- STORED DATA
•••••
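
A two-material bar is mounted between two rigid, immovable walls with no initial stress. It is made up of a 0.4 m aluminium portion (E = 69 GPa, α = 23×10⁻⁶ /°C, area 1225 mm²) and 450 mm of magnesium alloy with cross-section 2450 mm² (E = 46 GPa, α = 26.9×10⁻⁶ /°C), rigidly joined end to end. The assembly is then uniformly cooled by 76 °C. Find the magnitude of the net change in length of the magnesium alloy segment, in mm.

|ΔL| ≈ 0.179 mm

Free thermal contraction of the whole bar: Σ αᵢΔT Lᵢ = 23×10⁻⁶×76×400 + 26.9×10⁻⁶×76×450 = 1.619 mm.
The walls prevent any net length change, so an axial force P (same in every segment) develops. Compatibility: P · Σ Lᵢ/(AᵢEᵢ) = δ_free.
The series flexibility is Σ Lᵢ/(AᵢEᵢ) = 400/(1225×69×10³) + 450/(2450×46×10³) = 8.725×10⁻⁶ mm/N.
So P = 1.619 / 8.725×10⁻⁶ = 185.6 kN, tensile.
For the magnesium alloy segment, free thermal change = 26.9×10⁻⁶×76×450 = 0.92 mm and elastic change from P = 185600×450/(2450×46×10³) = 0.741 mm; these oppose, so the net change is 0.179 mm (segment shortens).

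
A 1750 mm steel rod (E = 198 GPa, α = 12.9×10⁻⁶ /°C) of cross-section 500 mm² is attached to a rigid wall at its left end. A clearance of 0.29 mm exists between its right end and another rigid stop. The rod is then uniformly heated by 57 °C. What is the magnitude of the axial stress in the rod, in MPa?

σ ≈ 113 MPa (compressive)

Unrestrained expansion: δ_free = αΔT L = 12.9×10⁻⁶ × 57 × 1750 = 1.287 mm.
The gap closes (δ_free > 0.29 mm) and the wall then resists a further 1.287 − 0.29 = 0.9968 mm of expansion.
So σ = E(δ_free − g)/L = 198×10³ × 0.9968/1750 = 112.8 MPa.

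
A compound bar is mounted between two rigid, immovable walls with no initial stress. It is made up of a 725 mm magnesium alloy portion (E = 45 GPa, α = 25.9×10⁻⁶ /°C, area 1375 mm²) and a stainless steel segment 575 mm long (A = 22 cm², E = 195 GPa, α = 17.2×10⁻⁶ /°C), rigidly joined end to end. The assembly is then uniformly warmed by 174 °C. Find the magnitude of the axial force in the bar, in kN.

If the supports were absent, the total length change would be Σ αᵢΔT Lᵢ = 25.9×10⁻⁶×174×725 + 17.2×10⁻⁶×174×575 = 4.988 mm.
Since the ends are fixed, an axial force P builds up, equal in every segment, with P · Σ Lᵢ/(AᵢEᵢ) = δ_free.
The series flexibility is Σ Lᵢ/(AᵢEᵢ) = 725/(1375×45×10³) + 575/(2200×195×10³) = 1.306×10⁻⁵ mm/N.
So P = 4.988 / 1.306×10⁻⁵ = 382 kN, compressive.

P ≈ 382 kN (compressive)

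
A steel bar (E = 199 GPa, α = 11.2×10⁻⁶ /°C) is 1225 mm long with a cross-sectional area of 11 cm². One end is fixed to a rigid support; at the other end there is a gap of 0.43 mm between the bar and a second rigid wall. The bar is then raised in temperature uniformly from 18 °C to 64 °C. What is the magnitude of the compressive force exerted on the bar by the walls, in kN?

Free thermal elongation = αΔT L = 11.2×10⁻⁶ × 46 × 1225 = 0.6311 mm.
The gap closes (δ_free > 0.43 mm) and the wall then resists a further 0.6311 − 0.43 = 0.2011 mm of expansion.
So σ = E(δ_free − g)/L = 199×10³ × 0.2011/1225 = 32.67 MPa.
Force on the wall = σA = 32.67 × 1100 mm² = 35.94 kN.

P ≈ 35.9 kN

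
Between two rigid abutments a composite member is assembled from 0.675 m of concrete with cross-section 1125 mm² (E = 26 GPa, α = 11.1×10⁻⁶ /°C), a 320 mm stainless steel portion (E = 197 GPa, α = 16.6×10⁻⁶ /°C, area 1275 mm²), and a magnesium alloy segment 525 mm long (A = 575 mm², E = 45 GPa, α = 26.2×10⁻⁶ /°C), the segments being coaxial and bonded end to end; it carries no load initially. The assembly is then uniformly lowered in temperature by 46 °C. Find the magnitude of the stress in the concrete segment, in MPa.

σ ≈ 24.3 MPa (tensile)

With the walls removed the bar would change length by δ_free = Σ αᵢΔT Lᵢ = 11.1×10⁻⁶×46×675 + 16.6×10⁻⁶×46×320 + 26.2×10⁻⁶×46×525 = 1.222 mm.
Since the ends are fixed, an axial force P builds up, equal in every segment, with P · Σ Lᵢ/(AᵢEᵢ) = δ_free.
Σ Lᵢ/(AᵢEᵢ) = 675/(1125×26×10³) + 320/(1275×197×10³) + 525/(575×45×10³) = 4.464×10⁻⁵ mm/N.
Hence P = δ_free / Σ(L/AE) = 1.222/4.464×10⁻⁵ = 27.37 kN (tensile).
σ_{concrete} = P / A = 27370 / 1125 = 24.33 MPa.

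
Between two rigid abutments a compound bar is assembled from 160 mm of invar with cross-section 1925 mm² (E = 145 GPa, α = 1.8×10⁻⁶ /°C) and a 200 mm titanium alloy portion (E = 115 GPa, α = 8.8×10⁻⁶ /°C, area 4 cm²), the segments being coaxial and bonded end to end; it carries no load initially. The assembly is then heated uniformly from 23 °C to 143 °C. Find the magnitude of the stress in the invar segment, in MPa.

σ ≈ 25.9 MPa (compressive)

Free thermal expansion of the whole bar: Σ αᵢΔT Lᵢ = 1.8×10⁻⁶×120×160 + 8.8×10⁻⁶×120×200 = 0.2458 mm.
The rigid supports impose zero overall length change; the single axial force P common to all segments must satisfy P Σ Lᵢ/(AᵢEᵢ) = δ_free.
The series flexibility is Σ Lᵢ/(AᵢEᵢ) = 160/(1925×145×10³) + 200/(400×115×10³) = 4.921×10⁻⁶ mm/N.
Hence P = δ_free / Σ(L/AE) = 0.2458/4.921×10⁻⁶ = 49.94 kN (compressive).
σ_{invar} = P / A = 49940 / 1925 = 25.94 MPa.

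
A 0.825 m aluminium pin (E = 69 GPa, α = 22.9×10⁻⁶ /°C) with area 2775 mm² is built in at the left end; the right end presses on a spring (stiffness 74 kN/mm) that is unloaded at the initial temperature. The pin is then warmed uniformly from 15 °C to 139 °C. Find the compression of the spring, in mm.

The unrestrained thermal change is αΔT L = 22.9×10⁻⁶ × 124 × 825 = 2.343 mm.
With a force P in the spring, the elastic change of the pin is PL/(AE) and that of the spring is P/k; compatibility requires their sum to equal δ_free.
P [ L/(AE) + 1/k ] = δ_free → P [ 825/(2775×69×10³) + 1/(74×10³) ] = 2.343.
P = 2.343 / 1.782×10⁻⁵ = 131400 N.
Spring compression = P/k = 131400/(74×10³) = 1.776 mm.

δ ≈ 1.78 mm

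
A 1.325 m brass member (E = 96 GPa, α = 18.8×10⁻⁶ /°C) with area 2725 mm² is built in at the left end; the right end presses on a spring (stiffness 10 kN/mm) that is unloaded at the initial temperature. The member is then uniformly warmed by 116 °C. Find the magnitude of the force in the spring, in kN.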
•••••
Each line of the data should be given back exactly.

- PROBLEM SOLUTION
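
A two-material bar is mounted between two rigid, immovable walls with no initial stress. It is made up of a 0.4 m aluminium portion (E = 69 GPa, α = 23×10⁻⁶ /°C, area 1225 mm²) and 450 mm of magnesium alloy with cross-section 2450 mm² (E = 46 GPa, α = 26.9×10⁻⁶ /°C), rigidly joined end to end. The assembly is then uniformly cooled by 76 °C. Find the magnitude of the net change in length of the magnesium alloy segment, in mm.

|ΔL| ≈ 0.179 mm

Free thermal contraction of the whole bar: Σ αᵢΔT Lᵢ = 23×10⁻⁶×76×400 + 26.9×10⁻⁶×76×450 = 1.619 mm.
The walls prevent any net length change, so an axial force P (same in every segment) develops. Compatibility: P · Σ Lᵢ/(AᵢEᵢ) = δ_free.
The series flexibility is Σ Lᵢ/(AᵢEᵢ) = 400/(1225×69×10³) + 450/(2450×46×10³) = 8.725×10⁻⁶ mm/N.
So P = 1.619 / 8.725×10⁻⁶ = 185.6 kN, tensile.
For the magnesium alloy segment, free thermal change = 26.9×10⁻⁶×76×450 = 0.92 mm and elastic change from P = 185600×450/(2450×46×10³) = 0.741 mm; these oppose, so the net change is 0.179 mm (segment shortens).

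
A 1750 mm steel rod (E = 198 GPa, α = 12.9×10⁻⁶ /°C) of cross-section 500 mm² is attached to a rigid wall at its left end. A clearance of 0.29 mm exists between its right end and another rigid stop. The rod is then uniformly heated by 57 °C. What is the magnitude of the axial stress in the rod, in MPa?

σ ≈ 113 MPa (compressive)

Unrestrained expansion: δ_free = αΔT L = 12.9×10⁻⁶ × 57 × 1750 = 1.287 mm.
The gap closes (δ_free > 0.29 mm) and the wall then resists a further 1.287 − 0.29 = 0.9968 mm of expansion.
So σ = E(δ_free − g)/L = 198×10³ × 0.9968/1750 = 112.8 MPa.

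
A compound bar is mounted between two rigid, immovable walls with no initial stress. It is made up of a 725 mm magnesium alloy portion (E = 45 GPa, α = 25.9×10⁻⁶ /°C, area 1375 mm²) and a stainless steel segment 575 mm long (A = 22 cm², E = 195 GPa, α = 17.2×10⁻⁶ /°C), rigidly joined end to end. The assembly is then uniformly warmed by 174 °C. Find the magnitude of the axial force in the bar, in kN.

If the supports were absent, the total length change would be Σ αᵢΔT Lᵢ = 25.9×10⁻⁶×174×725 + 17.2×10⁻⁶×174×575 = 4.988 mm.
Since the ends are fixed, an axial force P builds up, equal in every segment, with P · Σ Lᵢ/(AᵢEᵢ) = δ_free.
The series flexibility is Σ Lᵢ/(AᵢEᵢ) = 725/(1375×45×10³) + 575/(2200×195×10³) = 1.306×10⁻⁵ mm/N.
So P = 4.988 / 1.306×10⁻⁵ = 382 kN, compressive.

P ≈ 382 kN (compressive)

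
A steel bar (E = 199 GPa, α = 11.2×10⁻⁶ /°C) is 1225 mm long with a cross-sectional area of 11 cm². One end is fixed to a rigid support; at the other end there is a gap of 0.43 mm between the bar and a second rigid wall. The bar is then raised in temperature uniformly from 18 °C to 64 °C. What is the magnitude of the compressive force exerted on the bar by the walls, in kN?

Free thermal elongation = αΔT L = 11.2×10⁻⁶ × 46 × 1225 = 0.6311 mm.
The gap closes (δ_free > 0.43 mm) and the wall then resists a further 0.6311 − 0.43 = 0.2011 mm of expansion.
So σ = E(δ_free − g)/L = 199×10³ × 0.2011/1225 = 32.67 MPa.
Force on the wall = σA = 32.67 × 1100 mm² = 35.94 kN.

P ≈ 35.9 kN

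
Between two rigid abutments a composite member is assembled from 0.675 m of concrete with cross-section 1125 mm² (E = 26 GPa, α = 11.1×10⁻⁶ /°C), a 320 mm stainless steel portion (E = 197 GPa, α = 16.6×10⁻⁶ /°C, area 1275 mm²), and a magnesium alloy segment 525 mm long (A = 575 mm², E = 45 GPa, α = 26.2×10⁻⁶ /°C), the segments being coaxial and bonded end to end; it carries no load initially. The assembly is then uniformly lowered in temperature by 46 °C. Find the magnitude of the stress in the concrete segment, in MPa.

σ ≈ 24.3 MPa (tensile)

With the walls removed the bar would change length by δ_free = Σ αᵢΔT Lᵢ = 11.1×10⁻⁶×46×675 + 16.6×10⁻⁶×46×320 + 26.2×10⁻⁶×46×525 = 1.222 mm.
Since the ends are fixed, an axial force P builds up, equal in every segment, with P · Σ Lᵢ/(AᵢEᵢ) = δ_free.
Σ Lᵢ/(AᵢEᵢ) = 675/(1125×26×10³) + 320/(1275×197×10³) + 525/(575×45×10³) = 4.464×10⁻⁵ mm/N.
Hence P = δ_free / Σ(L/AE) = 1.222/4.464×10⁻⁵ = 27.37 kN (tensile).
σ_{concrete} = P / A = 27370 / 1125 = 24.33 MPa.

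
Between two rigid abutments a compound bar is assembled from 160 mm of invar with cross-section 1925 mm² (E = 145 GPa, α = 1.8×10⁻⁶ /°C) and a 200 mm titanium alloy portion (E = 115 GPa, α = 8.8×10⁻⁶ /°C, area 4 cm²), the segments being coaxial and bonded end to end; it carries no load initially. The assembly is then heated uniformly from 23 °C to 143 °C. Find the magnitude of the stress in the invar segment, in MPa.

σ ≈ 25.9 MPa (compressive)

Free thermal expansion of the whole bar: Σ αᵢΔT Lᵢ = 1.8×10⁻⁶×120×160 + 8.8×10⁻⁶×120×200 = 0.2458 mm.
The rigid supports impose zero overall length change; the single axial force P common to all segments must satisfy P Σ Lᵢ/(AᵢEᵢ) = δ_free.
The series flexibility is Σ Lᵢ/(AᵢEᵢ) = 160/(1925×145×10³) + 200/(400×115×10³) = 4.921×10⁻⁶ mm/N.
Hence P = δ_free / Σ(L/AE) = 0.2458/4.921×10⁻⁶ = 49.94 kN (compressive).
σ_{invar} = P / A = 49940 / 1925 = 25.94 MPa.

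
A 0.825 m aluminium pin (E = 69 GPa, α = 22.9×10⁻⁶ /°C) with area 2775 mm² is built in at the left end; the right end presses on a spring (stiffness 74 kN/mm) that is unloaded at the initial temperature. The pin is then warmed uniformly from 15 °C to 139 °C. Find the compression of the spring, in mm.

The unrestrained thermal change is αΔT L = 22.9×10⁻⁶ × 124 × 825 = 2.343 mm.
With a force P in the spring, the elastic change of the pin is PL/(AE) and that of the spring is P/k; compatibility requires their sum to equal δ_free.
P [ L/(AE) + 1/k ] = δ_free → P [ 825/(2775×69×10³) + 1/(74×10³) ] = 2.343.
P = 2.343 / 1.782×10⁻⁵ = 131400 N.
Spring compression = P/k = 131400/(74×10³) = 1.776 mm.

δ ≈ 1.78 mm

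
A 1.325 m brass member (E = 96 GPa, α = 18.8×10⁻⁶ /°C) with area 2725 mm² is built in at the left end; the right end presses on a spring (stiffness 10 kN/mm) that is unloaded at the initial temperature. The member is then uniformly warmed by 116 °C. Find the magnitude of the force in the spring, in kN.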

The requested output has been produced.